• **THE PROBLEM**
Extract each line of the data below exactly as written.

[Saved entries]
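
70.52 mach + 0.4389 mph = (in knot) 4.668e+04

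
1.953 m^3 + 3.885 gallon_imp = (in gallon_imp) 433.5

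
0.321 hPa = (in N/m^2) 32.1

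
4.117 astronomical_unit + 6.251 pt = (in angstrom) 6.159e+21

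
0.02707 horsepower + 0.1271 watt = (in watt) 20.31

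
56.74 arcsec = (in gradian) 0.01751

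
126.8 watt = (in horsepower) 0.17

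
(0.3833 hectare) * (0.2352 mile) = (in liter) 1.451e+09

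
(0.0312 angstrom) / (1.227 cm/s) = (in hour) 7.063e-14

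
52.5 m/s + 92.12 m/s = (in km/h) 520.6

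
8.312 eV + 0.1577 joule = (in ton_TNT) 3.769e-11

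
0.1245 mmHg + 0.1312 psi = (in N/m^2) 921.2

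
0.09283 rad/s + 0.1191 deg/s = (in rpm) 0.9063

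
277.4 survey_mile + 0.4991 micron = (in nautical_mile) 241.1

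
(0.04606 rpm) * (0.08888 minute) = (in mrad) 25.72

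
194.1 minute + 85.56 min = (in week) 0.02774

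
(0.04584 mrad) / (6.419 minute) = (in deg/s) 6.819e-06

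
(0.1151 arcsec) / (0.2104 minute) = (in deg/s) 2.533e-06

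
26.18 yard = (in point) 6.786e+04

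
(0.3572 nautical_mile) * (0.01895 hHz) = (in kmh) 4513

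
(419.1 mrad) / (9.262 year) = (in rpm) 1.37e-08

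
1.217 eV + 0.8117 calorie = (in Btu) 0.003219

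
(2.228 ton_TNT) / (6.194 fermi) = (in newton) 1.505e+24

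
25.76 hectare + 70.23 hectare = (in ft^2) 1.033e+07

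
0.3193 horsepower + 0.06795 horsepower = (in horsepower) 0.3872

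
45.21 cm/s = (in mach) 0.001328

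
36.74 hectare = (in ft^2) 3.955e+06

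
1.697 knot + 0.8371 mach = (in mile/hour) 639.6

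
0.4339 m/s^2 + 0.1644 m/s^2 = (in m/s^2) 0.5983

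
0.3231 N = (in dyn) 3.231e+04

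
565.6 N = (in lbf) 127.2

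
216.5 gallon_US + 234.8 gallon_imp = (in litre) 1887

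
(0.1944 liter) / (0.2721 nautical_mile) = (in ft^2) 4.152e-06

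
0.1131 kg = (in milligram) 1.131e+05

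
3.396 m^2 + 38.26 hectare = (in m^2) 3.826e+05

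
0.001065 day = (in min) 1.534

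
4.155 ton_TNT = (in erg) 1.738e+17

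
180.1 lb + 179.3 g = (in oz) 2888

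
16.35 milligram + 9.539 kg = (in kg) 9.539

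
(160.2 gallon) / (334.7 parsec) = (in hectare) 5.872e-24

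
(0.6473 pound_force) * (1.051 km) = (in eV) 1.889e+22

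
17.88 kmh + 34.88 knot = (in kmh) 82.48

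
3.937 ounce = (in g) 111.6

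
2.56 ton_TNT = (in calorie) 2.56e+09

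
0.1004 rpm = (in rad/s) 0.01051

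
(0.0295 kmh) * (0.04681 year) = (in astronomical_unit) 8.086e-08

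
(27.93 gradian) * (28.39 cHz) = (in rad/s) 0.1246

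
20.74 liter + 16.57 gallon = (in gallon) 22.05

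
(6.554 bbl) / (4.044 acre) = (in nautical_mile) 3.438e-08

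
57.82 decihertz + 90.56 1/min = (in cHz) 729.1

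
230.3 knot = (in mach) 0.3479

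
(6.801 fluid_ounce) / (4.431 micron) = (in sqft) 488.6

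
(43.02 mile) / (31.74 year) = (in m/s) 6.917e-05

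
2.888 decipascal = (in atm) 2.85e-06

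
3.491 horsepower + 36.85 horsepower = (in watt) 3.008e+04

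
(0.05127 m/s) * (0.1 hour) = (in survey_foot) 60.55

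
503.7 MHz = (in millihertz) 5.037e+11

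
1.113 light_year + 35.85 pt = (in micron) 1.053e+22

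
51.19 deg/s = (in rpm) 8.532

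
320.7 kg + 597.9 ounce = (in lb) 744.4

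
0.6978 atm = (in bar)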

• **YOUR SOLUTION**
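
70.52 mach + 0.4389 mph = (in knot) 4.668e+04

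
1.953 m^3 + 3.885 gallon_imp = (in gallon_imp) 433.5

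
0.321 hPa = (in N/m^2) 32.1

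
4.117 astronomical_unit + 6.251 pt = (in angstrom) 6.159e+21

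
0.02707 horsepower + 0.1271 watt = (in watt) 20.31

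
56.74 arcsec = (in gradian) 0.01751

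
126.8 watt = (in horsepower) 0.17

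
(0.3833 hectare) * (0.2352 mile) = (in liter) 1.451e+09

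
(0.0312 angstrom) / (1.227 cm/s) = (in hour) 7.063e-14

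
52.5 m/s + 92.12 m/s = (in km/h) 520.6

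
8.312 eV + 0.1577 joule = (in ton_TNT) 3.769e-11

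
0.1245 mmHg + 0.1312 psi = (in N/m^2) 921.2

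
0.09283 rad/s + 0.1191 deg/s = (in rpm) 0.9063

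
277.4 survey_mile + 0.4991 micron = (in nautical_mile) 241.1

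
(0.04606 rpm) * (0.08888 minute) = (in mrad) 25.72

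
194.1 minute + 85.56 min = (in week) 0.02774

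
(0.04584 mrad) / (6.419 minute) = (in deg/s) 6.819e-06

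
(0.1151 arcsec) / (0.2104 minute) = (in deg/s) 2.533e-06

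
26.18 yard = (in point) 6.786e+04

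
(0.3572 nautical_mile) * (0.01895 hHz) = (in kmh) 4513

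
(419.1 mrad) / (9.262 year) = (in rpm) 1.37e-08

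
1.217 eV + 0.8117 calorie = (in Btu) 0.003219

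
(2.228 ton_TNT) / (6.194 fermi) = (in newton) 1.505e+24

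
25.76 hectare + 70.23 hectare = (in ft^2) 1.033e+07

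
0.3193 horsepower + 0.06795 horsepower = (in horsepower) 0.3872

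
45.21 cm/s = (in mach) 0.001328

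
36.74 hectare = (in ft^2) 3.955e+06

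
1.697 knot + 0.8371 mach = (in mile/hour) 639.6

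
0.4339 m/s^2 + 0.1644 m/s^2 = (in m/s^2) 0.5983

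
0.3231 N = (in dyn) 3.231e+04

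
565.6 N = (in lbf) 127.2

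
216.5 gallon_US + 234.8 gallon_imp = (in litre) 1887

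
(0.1944 liter) / (0.2721 nautical_mile) = (in ft^2) 4.152e-06

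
0.1131 kg = (in milligram) 1.131e+05

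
3.396 m^2 + 38.26 hectare = (in m^2) 3.826e+05

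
0.001065 day = (in min) 1.534

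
4.155 ton_TNT = (in erg) 1.738e+17

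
180.1 lb + 179.3 g = (in oz) 2888

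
16.35 milligram + 9.539 kg = (in kg) 9.539

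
(160.2 gallon) / (334.7 parsec) = (in hectare) 5.872e-24

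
(0.6473 pound_force) * (1.051 km) = (in eV) 1.889e+22

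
17.88 kmh + 34.88 knot = (in kmh) 82.48

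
3.937 ounce = (in g) 111.6

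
2.56 ton_TNT = (in calorie) 2.56e+09

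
0.1004 rpm = (in rad/s) 0.01051

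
(0.0295 kmh) * (0.04681 year) = (in astronomical_unit) 8.086e-08

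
(27.93 gradian) * (28.39 cHz) = (in rad/s) 0.1246

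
20.74 liter + 16.57 gallon = (in gallon) 22.05

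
(6.554 bbl) / (4.044 acre) = (in nautical_mile) 3.438e-08

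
57.82 decihertz + 90.56 1/min = (in cHz) 729.1

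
230.3 knot = (in mach) 0.3479

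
(6.801 fluid_ounce) / (4.431 micron) = (in sqft) 488.6

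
(43.02 mile) / (31.74 year) = (in m/s) 6.917e-05

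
2.888 decipascal = (in atm) 2.85e-06

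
3.491 horsepower + 36.85 horsepower = (in watt) 3.008e+04

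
(0.05127 m/s) * (0.1 hour) = (in survey_foot) 60.55

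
503.7 MHz = (in millihertz) 5.037e+11

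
1.113 light_year + 35.85 pt = (in micron) 1.053e+22

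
51.19 deg/s = (in rpm) 8.532

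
320.7 kg + 597.9 ounce = (in lb) 744.4

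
0.6978 atm = (in bar)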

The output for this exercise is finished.